=== Section Start ===

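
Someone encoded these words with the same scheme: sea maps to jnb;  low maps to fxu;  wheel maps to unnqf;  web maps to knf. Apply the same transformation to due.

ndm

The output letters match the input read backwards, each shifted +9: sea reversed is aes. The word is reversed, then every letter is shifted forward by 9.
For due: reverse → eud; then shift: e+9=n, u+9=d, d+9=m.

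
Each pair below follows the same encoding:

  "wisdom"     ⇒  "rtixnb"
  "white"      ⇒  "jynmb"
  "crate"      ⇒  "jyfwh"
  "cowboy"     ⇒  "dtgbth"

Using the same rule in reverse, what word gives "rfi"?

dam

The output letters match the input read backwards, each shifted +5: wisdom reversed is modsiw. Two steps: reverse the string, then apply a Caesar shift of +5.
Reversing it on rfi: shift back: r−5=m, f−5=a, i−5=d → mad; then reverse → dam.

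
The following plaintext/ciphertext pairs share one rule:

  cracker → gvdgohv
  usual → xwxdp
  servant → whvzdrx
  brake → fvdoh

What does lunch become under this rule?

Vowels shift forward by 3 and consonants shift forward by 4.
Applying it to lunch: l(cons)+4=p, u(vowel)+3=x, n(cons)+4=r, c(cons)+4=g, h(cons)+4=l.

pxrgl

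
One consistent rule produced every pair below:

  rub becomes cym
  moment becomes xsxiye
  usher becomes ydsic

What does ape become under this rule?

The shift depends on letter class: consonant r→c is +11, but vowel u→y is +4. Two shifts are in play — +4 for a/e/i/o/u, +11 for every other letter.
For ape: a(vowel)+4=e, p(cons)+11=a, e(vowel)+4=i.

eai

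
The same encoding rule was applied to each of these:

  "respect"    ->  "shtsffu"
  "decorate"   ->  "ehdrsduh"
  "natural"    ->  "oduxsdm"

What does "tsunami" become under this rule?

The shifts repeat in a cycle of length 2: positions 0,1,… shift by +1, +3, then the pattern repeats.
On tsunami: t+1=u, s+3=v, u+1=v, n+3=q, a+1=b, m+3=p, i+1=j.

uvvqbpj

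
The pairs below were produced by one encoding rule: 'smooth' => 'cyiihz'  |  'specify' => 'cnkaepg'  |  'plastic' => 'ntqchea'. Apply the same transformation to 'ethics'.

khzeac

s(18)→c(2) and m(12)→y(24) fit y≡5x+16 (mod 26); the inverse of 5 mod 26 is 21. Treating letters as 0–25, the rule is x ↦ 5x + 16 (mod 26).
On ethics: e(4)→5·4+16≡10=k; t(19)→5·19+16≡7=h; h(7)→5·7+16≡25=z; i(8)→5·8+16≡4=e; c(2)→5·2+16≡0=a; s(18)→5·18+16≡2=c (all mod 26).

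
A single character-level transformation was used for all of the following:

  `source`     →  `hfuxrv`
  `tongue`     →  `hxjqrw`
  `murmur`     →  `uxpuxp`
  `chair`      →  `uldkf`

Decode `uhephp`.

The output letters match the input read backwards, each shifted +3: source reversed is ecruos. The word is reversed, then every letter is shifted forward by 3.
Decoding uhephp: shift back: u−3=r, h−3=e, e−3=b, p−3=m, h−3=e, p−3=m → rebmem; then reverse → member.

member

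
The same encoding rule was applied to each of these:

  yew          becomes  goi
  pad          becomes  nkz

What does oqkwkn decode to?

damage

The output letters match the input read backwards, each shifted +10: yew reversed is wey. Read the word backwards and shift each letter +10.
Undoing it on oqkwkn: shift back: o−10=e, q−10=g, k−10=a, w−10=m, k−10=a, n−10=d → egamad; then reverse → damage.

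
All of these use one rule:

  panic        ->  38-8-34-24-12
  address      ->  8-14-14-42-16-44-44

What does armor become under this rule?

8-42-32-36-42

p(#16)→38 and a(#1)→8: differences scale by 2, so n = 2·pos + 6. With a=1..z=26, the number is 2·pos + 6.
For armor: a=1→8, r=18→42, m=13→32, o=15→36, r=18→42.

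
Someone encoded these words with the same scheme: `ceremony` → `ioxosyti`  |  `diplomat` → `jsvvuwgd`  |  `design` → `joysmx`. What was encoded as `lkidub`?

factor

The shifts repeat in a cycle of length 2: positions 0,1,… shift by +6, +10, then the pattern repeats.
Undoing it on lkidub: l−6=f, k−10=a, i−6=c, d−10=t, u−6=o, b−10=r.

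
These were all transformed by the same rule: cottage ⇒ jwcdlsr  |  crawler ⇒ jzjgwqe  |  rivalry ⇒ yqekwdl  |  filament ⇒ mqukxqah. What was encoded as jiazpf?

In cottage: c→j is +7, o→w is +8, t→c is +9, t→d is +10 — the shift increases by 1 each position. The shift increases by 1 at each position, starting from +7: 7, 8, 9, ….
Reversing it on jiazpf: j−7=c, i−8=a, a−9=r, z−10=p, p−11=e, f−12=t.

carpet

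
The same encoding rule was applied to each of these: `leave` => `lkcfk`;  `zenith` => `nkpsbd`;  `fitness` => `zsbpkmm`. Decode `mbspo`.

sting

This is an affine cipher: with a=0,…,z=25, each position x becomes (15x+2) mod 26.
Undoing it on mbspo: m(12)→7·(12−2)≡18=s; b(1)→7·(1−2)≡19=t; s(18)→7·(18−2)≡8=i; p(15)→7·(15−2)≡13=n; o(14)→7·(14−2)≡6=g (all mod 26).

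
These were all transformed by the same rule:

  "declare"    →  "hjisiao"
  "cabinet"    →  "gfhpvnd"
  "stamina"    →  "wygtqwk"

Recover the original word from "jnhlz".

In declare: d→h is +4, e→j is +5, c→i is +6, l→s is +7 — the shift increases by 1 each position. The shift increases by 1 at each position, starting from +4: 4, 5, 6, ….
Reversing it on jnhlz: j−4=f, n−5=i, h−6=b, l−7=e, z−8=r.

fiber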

=== Section End ===

**Problem requirements**
Generate an exact reproduction of all entries.

**Output of the task**
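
Someone encoded these words with the same scheme: sea maps to jnb;  low maps to fxu;  wheel maps to unnqf;  web maps to knf. Apply the same transformation to due.

ndm

The output letters match the input read backwards, each shifted +9: sea reversed is aes. The word is reversed, then every letter is shifted forward by 9.
For due: reverse → eud; then shift: e+9=n, u+9=d, d+9=m.

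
Each pair below follows the same encoding:

  "wisdom"     ⇒  "rtixnb"
  "white"      ⇒  "jynmb"
  "crate"      ⇒  "jyfwh"
  "cowboy"     ⇒  "dtgbth"

Using the same rule in reverse, what word gives "rfi"?

dam

The output letters match the input read backwards, each shifted +5: wisdom reversed is modsiw. Two steps: reverse the string, then apply a Caesar shift of +5.
Reversing it on rfi: shift back: r−5=m, f−5=a, i−5=d → mad; then reverse → dam.

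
The following plaintext/ciphertext pairs share one rule:

  cracker → gvdgohv
  usual → xwxdp
  servant → whvzdrx
  brake → fvdoh

What does lunch become under this rule?

Vowels shift forward by 3 and consonants shift forward by 4.
Applying it to lunch: l(cons)+4=p, u(vowel)+3=x, n(cons)+4=r, c(cons)+4=g, h(cons)+4=l.

pxrgl

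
One consistent rule produced every pair below:

  rub becomes cym
  moment becomes xsxiye
  usher becomes ydsic

What does ape become under this rule?

The shift depends on letter class: consonant r→c is +11, but vowel u→y is +4. Two shifts are in play — +4 for a/e/i/o/u, +11 for every other letter.
For ape: a(vowel)+4=e, p(cons)+11=a, e(vowel)+4=i.

eai

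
The same encoding rule was applied to each of these:

  "respect"    ->  "shtsffu"
  "decorate"   ->  "ehdrsduh"
  "natural"    ->  "oduxsdm"

What does "tsunami" become under this rule?

The shifts repeat in a cycle of length 2: positions 0,1,… shift by +1, +3, then the pattern repeats.
On tsunami: t+1=u, s+3=v, u+1=v, n+3=q, a+1=b, m+3=p, i+1=j.

uvvqbpj

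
The pairs below were produced by one encoding rule: 'smooth' => 'cyiihz'  |  'specify' => 'cnkaepg'  |  'plastic' => 'ntqchea'. Apply the same transformation to 'ethics'.

khzeac

s(18)→c(2) and m(12)→y(24) fit y≡5x+16 (mod 26); the inverse of 5 mod 26 is 21. Treating letters as 0–25, the rule is x ↦ 5x + 16 (mod 26).
On ethics: e(4)→5·4+16≡10=k; t(19)→5·19+16≡7=h; h(7)→5·7+16≡25=z; i(8)→5·8+16≡4=e; c(2)→5·2+16≡0=a; s(18)→5·18+16≡2=c (all mod 26).

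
A single character-level transformation was used for all of the following:

  `source`     →  `hfuxrv`
  `tongue`     →  `hxjqrw`
  `murmur`     →  `uxpuxp`
  `chair`      →  `uldkf`

Decode `uhephp`.

The output letters match the input read backwards, each shifted +3: source reversed is ecruos. The word is reversed, then every letter is shifted forward by 3.
Decoding uhephp: shift back: u−3=r, h−3=e, e−3=b, p−3=m, h−3=e, p−3=m → rebmem; then reverse → member.

member

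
The same encoding rule was applied to each of these:

  yew          becomes  goi
  pad          becomes  nkz

What does oqkwkn decode to?

damage

The output letters match the input read backwards, each shifted +10: yew reversed is wey. Read the word backwards and shift each letter +10.
Undoing it on oqkwkn: shift back: o−10=e, q−10=g, k−10=a, w−10=m, k−10=a, n−10=d → egamad; then reverse → damage.

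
All of these use one rule:

  panic        ->  38-8-34-24-12
  address      ->  8-14-14-42-16-44-44

What does armor become under this rule?

8-42-32-36-42

p(#16)→38 and a(#1)→8: differences scale by 2, so n = 2·pos + 6. With a=1..z=26, the number is 2·pos + 6.
For armor: a=1→8, r=18→42, m=13→32, o=15→36, r=18→42.

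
Someone encoded these words with the same scheme: `ceremony` → `ioxosyti`  |  `diplomat` → `jsvvuwgd`  |  `design` → `joysmx`. What was encoded as `lkidub`?

factor

The shifts repeat in a cycle of length 2: positions 0,1,… shift by +6, +10, then the pattern repeats.
Undoing it on lkidub: l−6=f, k−10=a, i−6=c, d−10=t, u−6=o, b−10=r.

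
These were all transformed by the same rule: cottage ⇒ jwcdlsr  |  crawler ⇒ jzjgwqe  |  rivalry ⇒ yqekwdl  |  filament ⇒ mqukxqah. What was encoded as jiazpf?

In cottage: c→j is +7, o→w is +8, t→c is +9, t→d is +10 — the shift increases by 1 each position. The shift increases by 1 at each position, starting from +7: 7, 8, 9, ….
Reversing it on jiazpf: j−7=c, i−8=a, a−9=r, z−10=p, p−11=e, f−12=t.

carpet

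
The same encoding rule was applied to each of these: `leave` => `lkcfk`;  `zenith` => `nkpsbd`;  `fitness` => `zsbpkmm`. Decode `mbspo`.

sting

This is an affine cipher: with a=0,…,z=25, each position x becomes (15x+2) mod 26.
Undoing it on mbspo: m(12)→7·(12−2)≡18=s; b(1)→7·(1−2)≡19=t; s(18)→7·(18−2)≡8=i; p(15)→7·(15−2)≡13=n; o(14)→7·(14−2)≡6=g (all mod 26).

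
These were all transformed by the same rule:

  "declare"    →  "hjisiao"
  "cabinet"    →  "gfhpvnd"
  "stamina"    →  "wygtqwk"

Recover the original word from "jnhlz".

In declare: d→h is +4, e→j is +5, c→i is +6, l→s is +7 — the shift increases by 1 each position. The shift increases by 1 at each position, starting from +4: 4, 5, 6, ….
Reversing it on jnhlz: j−4=f, n−5=i, h−6=b, l−7=e, z−8=r.

fiber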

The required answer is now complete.